• What the task asks
Your answer should consist only of the lines from the line containing "If the number" through the last line below, each repeated exactly.

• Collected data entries
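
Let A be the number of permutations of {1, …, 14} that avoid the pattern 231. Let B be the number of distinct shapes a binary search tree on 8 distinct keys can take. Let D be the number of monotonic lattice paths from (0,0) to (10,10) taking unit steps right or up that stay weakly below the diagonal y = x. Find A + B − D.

2659074

Permutations of [n] avoiding any single length-3 pattern are counted by C_n; here n = 14. So A = C_14 = 2674440.
There are C_n binary search tree shapes on n keys; with n = 8 that is C_8. So B = C_8 = 1430.
Sub-diagonal monotone paths from (0,0) to (10,10) biject with Dyck paths of semilength 10, giving C_10. So D = C_10 = 16796.
A + B − D = 2674440 + 1430 − 16796 = 2659074.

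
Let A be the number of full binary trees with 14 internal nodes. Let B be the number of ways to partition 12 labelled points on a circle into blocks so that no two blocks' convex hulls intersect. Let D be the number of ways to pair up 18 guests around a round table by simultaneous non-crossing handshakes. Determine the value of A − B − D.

The number of full binary trees on 14 internal nodes is the Catalan number C_14. So A = C_14 = 2674440.
Non-crossing partitions of an n-element set are counted by C_n; here n = 12. So B = C_12 = 208012.
With 18 = 2·9 people, non-crossing handshake pairings are non-crossing perfect matchings on a circle, counted by C_9. So D = C_9 = 4862.
A − B − D = 2674440 − 208012 − 4862 = 2461566.

2461566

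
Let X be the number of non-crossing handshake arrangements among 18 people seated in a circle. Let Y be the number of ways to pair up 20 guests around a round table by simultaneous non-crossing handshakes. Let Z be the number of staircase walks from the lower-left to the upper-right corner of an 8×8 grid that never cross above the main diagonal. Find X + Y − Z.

With 18 = 2·9 people, non-crossing handshake pairings are non-crossing perfect matchings on a circle, counted by C_9. So X = C_9 = 4862.
With 20 = 2·10 people, non-crossing handshake pairings are non-crossing perfect matchings on a circle, counted by C_10. So Y = C_10 = 16796.
Sub-diagonal monotone paths from (0,0) to (8,8) biject with Dyck paths of semilength 8, giving C_8. So Z = C_8 = 1430.
X + Y − Z = 4862 + 16796 − 1430 = 20228.

20228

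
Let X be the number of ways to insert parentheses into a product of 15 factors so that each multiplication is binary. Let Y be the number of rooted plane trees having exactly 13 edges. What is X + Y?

Ways to associate a product of 15 factors correspond to binary trees on 15 leaves, so the count is C_14. So X = C_14 = 2674440.
A rooted plane tree with 13 edges has 14 nodes, and the count is C_13. So Y = C_13 = 742900.
X + Y = 2674440 + 742900 = 3417340.

3417340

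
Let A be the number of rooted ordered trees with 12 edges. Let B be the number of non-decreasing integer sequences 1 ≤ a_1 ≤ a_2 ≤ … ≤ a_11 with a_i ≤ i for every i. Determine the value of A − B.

A rooted plane tree with 12 edges has 13 nodes, and the count is C_12. So A = C_12 = 208012.
Weakly increasing sequences with a_i ≤ i biject with Dyck paths of semilength 11, so there are C_11. So B = C_11 = 58786.
A − B = 208012 − 58786 = 149226.

149226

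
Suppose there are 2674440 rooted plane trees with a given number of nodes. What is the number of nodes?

Rooted ordered trees on m nodes are counted by C_{m−1}, and C_14 = 2674440.
So the index is 14, and the number of nodes is 14 + 1 = 15.

15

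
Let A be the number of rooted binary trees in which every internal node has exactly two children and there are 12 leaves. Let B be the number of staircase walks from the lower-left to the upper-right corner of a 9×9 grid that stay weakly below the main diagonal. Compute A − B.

A full binary tree with L leaves has L−1 internal nodes and is counted by C_{L−1}; L = 12 gives C_11. So A = C_11 = 58786.
Sub-diagonal monotone paths from (0,0) to (9,9) biject with Dyck paths of semilength 9, giving C_9. So B = C_9 = 4862.
A − B = 58786 − 4862 = 53924.

53924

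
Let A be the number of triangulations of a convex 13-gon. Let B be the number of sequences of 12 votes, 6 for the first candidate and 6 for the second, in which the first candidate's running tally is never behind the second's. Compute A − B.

58654

Triangulations of a convex m-gon are counted by C_{m−2}; with m = 13 this is C_11. So A = C_11 = 58786.
Ballot sequences with n votes each where one side never trails are Dyck words, counted by C_n; here n = 6. So B = C_6 = 132.
A − B = 58786 − 132 = 58654.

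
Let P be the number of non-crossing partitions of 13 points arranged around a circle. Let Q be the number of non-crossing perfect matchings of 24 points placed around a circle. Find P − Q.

534888

Non-crossing partitions of an n-element set are counted by C_n; here n = 13. So P = C_13 = 742900.
Non-crossing perfect matchings of 2n points on a circle are counted by C_n; with 24 points, n = 12. So Q = C_12 = 208012.
P − Q = 742900 − 208012 = 534888.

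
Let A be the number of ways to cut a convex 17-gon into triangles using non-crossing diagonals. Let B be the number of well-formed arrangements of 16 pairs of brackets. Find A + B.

Triangulations of a convex m-gon are counted by C_{m−2}; with m = 17 this is C_15. So A = C_15 = 9694845.
Balanced strings of n pairs of brackets are counted by C_n; here n = 16. So B = C_16 = 35357670.
A + B = 9694845 + 35357670 = 45052515.

45052515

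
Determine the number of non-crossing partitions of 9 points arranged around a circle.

The non-crossing partitions of [9] form a lattice of size C_9.
C_9 = C(18,9)/10 = 48620/10 = 4862.

4862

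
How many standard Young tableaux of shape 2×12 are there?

208012

By the hook-length formula (or a Dyck-path bijection), SYT of shape 2×12 number C_12.
C_12 = C(24,12)/13 = 2704156/13 = 208012.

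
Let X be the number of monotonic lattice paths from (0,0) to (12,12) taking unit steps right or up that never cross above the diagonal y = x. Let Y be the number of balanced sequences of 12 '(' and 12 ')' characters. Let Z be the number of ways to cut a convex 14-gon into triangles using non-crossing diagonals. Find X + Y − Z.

208012

Sub-diagonal monotone paths from (0,0) to (12,12) biject with Dyck paths of semilength 12, giving C_12. So X = C_12 = 208012.
A balanced arrangement of 12 bracket pairs is a Dyck word of semilength 12, so the count is C_12. So Y = C_12 = 208012.
Triangulations of a convex m-gon are counted by C_{m−2}; with m = 14 this is C_12. So Z = C_12 = 208012.
X + Y − Z = 208012 + 208012 − 208012 = 208012.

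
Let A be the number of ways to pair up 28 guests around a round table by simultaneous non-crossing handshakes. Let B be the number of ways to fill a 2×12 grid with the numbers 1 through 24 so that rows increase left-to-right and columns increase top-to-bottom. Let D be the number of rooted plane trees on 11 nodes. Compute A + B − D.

Non-crossing handshake pairings of 2n people are counted by C_n; 28 people gives n = 14. So A = C_14 = 2674440.
By the hook-length formula (or a Dyck-path bijection), SYT of shape 2×12 number C_12. So B = C_12 = 208012.
A rooted plane tree on 11 nodes has 10 edges, and such trees are counted by C_10. So D = C_10 = 16796.
A + B − D = 2674440 + 208012 − 16796 = 2865656.

2865656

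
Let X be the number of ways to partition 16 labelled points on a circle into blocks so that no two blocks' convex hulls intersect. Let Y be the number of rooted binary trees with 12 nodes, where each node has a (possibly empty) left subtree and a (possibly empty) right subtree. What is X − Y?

Non-crossing partitions of an n-element set are counted by C_n; here n = 16. So X = C_16 = 35357670.
There are C_n binary search tree shapes on n keys; with n = 12 that is C_12. So Y = C_12 = 208012.
X − Y = 35357670 − 208012 = 35149658.

35149658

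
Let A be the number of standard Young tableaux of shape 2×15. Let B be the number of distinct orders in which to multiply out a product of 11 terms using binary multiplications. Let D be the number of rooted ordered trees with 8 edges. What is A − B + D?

9679479

By the hook-length formula (or a Dyck-path bijection), SYT of shape 2×15 number C_15. So A = C_15 = 9694845.
Parenthesizations of m factors correspond to full binary trees with m leaves, counted by C_{m−1}; m = 11 gives C_10. So B = C_10 = 16796.
Rooted ordered trees with n edges are counted by C_n; here n = 8. So D = C_8 = 1430.
A − B + D = 9694845 − 16796 + 1430 = 9679479.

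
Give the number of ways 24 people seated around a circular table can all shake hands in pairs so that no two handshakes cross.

208012

Non-crossing handshake pairings of 2n people are counted by C_n; 24 people gives n = 12.
C_12 = C(24,12)/13 = 2704156/13 = 208012.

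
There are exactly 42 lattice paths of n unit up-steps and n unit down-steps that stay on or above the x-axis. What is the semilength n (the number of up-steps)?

5

Dyck paths of semilength n are counted by C_n, and C_5 = 42.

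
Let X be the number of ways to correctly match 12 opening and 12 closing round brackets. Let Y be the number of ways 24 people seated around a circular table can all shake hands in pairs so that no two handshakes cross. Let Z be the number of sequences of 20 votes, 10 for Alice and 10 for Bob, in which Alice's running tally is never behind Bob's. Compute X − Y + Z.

With 12 pairs the number of balanced bracket strings is the Catalan number C_12. So X = C_12 = 208012.
Non-crossing handshake pairings of 2n people are counted by C_n; 24 people gives n = 12. So Y = C_12 = 208012.
Reading a vote for the leader as '(' and for the other as ')' turns such a sequence into a balanced string of 10 pairs, so the count is C_10. So Z = C_10 = 16796.
X − Y + Z = 208012 − 208012 + 16796 = 16796.

16796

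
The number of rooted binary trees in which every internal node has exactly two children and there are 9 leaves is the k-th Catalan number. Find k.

Full binary trees with 9 leaves have 9−1 = 8 internal nodes, so there are C_8 of them.

8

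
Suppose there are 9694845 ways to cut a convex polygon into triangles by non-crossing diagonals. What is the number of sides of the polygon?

17

Triangulations of a convex m-gon are counted by C_{m−2}, and C_15 = 9694845.
So m − 2 = 15, giving m = 17 sides.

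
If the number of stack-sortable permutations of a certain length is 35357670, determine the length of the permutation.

Stack-sortable permutations of [n] are counted by C_n. Since C_16 = 35357670, the index is 16.

16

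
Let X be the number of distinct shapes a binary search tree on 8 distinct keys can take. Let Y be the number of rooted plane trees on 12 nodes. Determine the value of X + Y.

60216

Rooted binary trees with 8 nodes (each child slot possibly empty) number C_8. So X = C_8 = 1430.
Rooted ordered (plane) trees on m nodes have m−1 edges and are counted by C_{m−1}; m = 12 gives C_11. So Y = C_11 = 58786.
X + Y = 1430 + 58786 = 60216.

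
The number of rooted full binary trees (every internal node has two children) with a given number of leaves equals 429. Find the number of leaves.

Full binary trees with L leaves are counted by C_{L−1}. Since C_7 = 429, the index is 7.
So the index is 7, and the number of leaves is 7 + 1 = 8.

8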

• Result of this task
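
If the number of stack-sortable permutations of a certain length is 35357670, determine the length of the permutation.

Stack-sortable permutations of [n] are counted by C_n. Since C_16 = 35357670, the index is 16.

16

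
Let X be the number of distinct shapes a binary search tree on 8 distinct keys can take. Let Y be the number of rooted plane trees on 12 nodes. Determine the value of X + Y.

60216

Rooted binary trees with 8 nodes (each child slot possibly empty) number C_8. So X = C_8 = 1430.
Rooted ordered (plane) trees on m nodes have m−1 edges and are counted by C_{m−1}; m = 12 gives C_11. So Y = C_11 = 58786.
X + Y = 1430 + 58786 = 60216.

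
The number of rooted full binary trees (every internal node has two children) with a given number of leaves equals 429. Find the number of leaves.

Full binary trees with L leaves are counted by C_{L−1}. Since C_7 = 429, the index is 7.
So the index is 7, and the number of leaves is 7 + 1 = 8.

8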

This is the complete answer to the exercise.